:: Problem to work on ::
Reproduce the entries shown below only from the line with "7 6 3 4)| =6" down to the line with "((1 6) *(1 3 5))^81=((1 6 3 5))^81=(1 6 3 5)", keeping both end lines and copying each one exactly.

== Extracted data ==

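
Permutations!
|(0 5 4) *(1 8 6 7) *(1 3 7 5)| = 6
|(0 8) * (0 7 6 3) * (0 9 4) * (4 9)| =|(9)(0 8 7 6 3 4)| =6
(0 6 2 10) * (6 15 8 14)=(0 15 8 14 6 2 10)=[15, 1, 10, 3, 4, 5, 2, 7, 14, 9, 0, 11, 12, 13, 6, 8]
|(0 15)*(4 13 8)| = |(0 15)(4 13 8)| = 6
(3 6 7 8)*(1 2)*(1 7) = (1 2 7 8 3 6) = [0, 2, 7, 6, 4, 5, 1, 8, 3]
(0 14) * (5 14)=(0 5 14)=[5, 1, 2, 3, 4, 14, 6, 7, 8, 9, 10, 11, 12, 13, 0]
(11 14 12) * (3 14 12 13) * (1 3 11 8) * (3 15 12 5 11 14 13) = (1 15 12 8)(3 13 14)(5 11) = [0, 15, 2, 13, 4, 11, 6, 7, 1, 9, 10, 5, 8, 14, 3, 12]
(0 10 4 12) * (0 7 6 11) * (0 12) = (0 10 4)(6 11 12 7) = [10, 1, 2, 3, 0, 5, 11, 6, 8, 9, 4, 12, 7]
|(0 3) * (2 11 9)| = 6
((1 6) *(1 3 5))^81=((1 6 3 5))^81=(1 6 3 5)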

===
== Extracted data ==

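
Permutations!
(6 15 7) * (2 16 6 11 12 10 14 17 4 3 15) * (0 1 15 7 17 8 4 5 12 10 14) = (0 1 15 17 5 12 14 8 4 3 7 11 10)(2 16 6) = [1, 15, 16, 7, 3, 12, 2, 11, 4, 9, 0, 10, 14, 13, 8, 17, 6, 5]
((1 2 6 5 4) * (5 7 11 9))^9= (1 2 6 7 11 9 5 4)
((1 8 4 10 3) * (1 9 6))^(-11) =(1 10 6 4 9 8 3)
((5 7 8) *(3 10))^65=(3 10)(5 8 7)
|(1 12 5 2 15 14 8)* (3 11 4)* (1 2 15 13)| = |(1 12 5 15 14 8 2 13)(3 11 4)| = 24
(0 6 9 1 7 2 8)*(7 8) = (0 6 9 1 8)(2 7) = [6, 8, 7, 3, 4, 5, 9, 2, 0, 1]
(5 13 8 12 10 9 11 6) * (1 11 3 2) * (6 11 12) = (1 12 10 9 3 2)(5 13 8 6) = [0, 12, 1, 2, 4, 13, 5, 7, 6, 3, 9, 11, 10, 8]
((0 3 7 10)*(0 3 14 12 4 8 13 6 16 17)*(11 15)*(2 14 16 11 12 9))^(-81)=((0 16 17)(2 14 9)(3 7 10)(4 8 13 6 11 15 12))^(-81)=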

===

:: Finished task ::
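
|(0 8) * (0 7 6 3) * (0 9 4) * (4 9)| =|(9)(0 8 7 6 3 4)| =6
(0 6 2 10) * (6 15 8 14)=(0 15 8 14 6 2 10)=[15, 1, 10, 3, 4, 5, 2, 7, 14, 9, 0, 11, 12, 13, 6, 8]
|(0 15)*(4 13 8)| = |(0 15)(4 13 8)| = 6
(3 6 7 8)*(1 2)*(1 7) = (1 2 7 8 3 6) = [0, 2, 7, 6, 4, 5, 1, 8, 3]
(0 14) * (5 14)=(0 5 14)=[5, 1, 2, 3, 4, 14, 6, 7, 8, 9, 10, 11, 12, 13, 0]
(11 14 12) * (3 14 12 13) * (1 3 11 8) * (3 15 12 5 11 14 13) = (1 15 12 8)(3 13 14)(5 11) = [0, 15, 2, 13, 4, 11, 6, 7, 1, 9, 10, 5, 8, 14, 3, 12]
(0 10 4 12) * (0 7 6 11) * (0 12) = (0 10 4)(6 11 12 7) = [10, 1, 2, 3, 0, 5, 11, 6, 8, 9, 4, 12, 7]
|(0 3) * (2 11 9)| = 6
((1 6) *(1 3 5))^81=((1 6 3 5))^81=(1 6 3 5)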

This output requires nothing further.